- Opening Delimiter -
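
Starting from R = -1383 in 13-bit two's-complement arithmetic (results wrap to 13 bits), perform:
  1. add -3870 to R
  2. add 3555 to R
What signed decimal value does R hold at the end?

Start: R = -1383 = 1101010011001.
R = -1383 + (-3870) = -5253; wraps to 2939 = 0101101111011
R = 2939 + 3555 = 6494; wraps to -1698 = 1100101011110

-1698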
- Closing Delimiter -
◆ Prompt: Each line of the data is to be retyped exactly as shown.

◆ Solution below:
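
Starting from R = -1383 in 13-bit two's-complement arithmetic (results wrap to 13 bits), perform:
  1. add -3870 to R
  2. add 3555 to R
What signed decimal value does R hold at the end?

Start: R = -1383 = 1101010011001.
R = -1383 + (-3870) = -5253; wraps to 2939 = 0101101111011
R = 2939 + 3555 = 6494; wraps to -1698 = 1100101011110

-1698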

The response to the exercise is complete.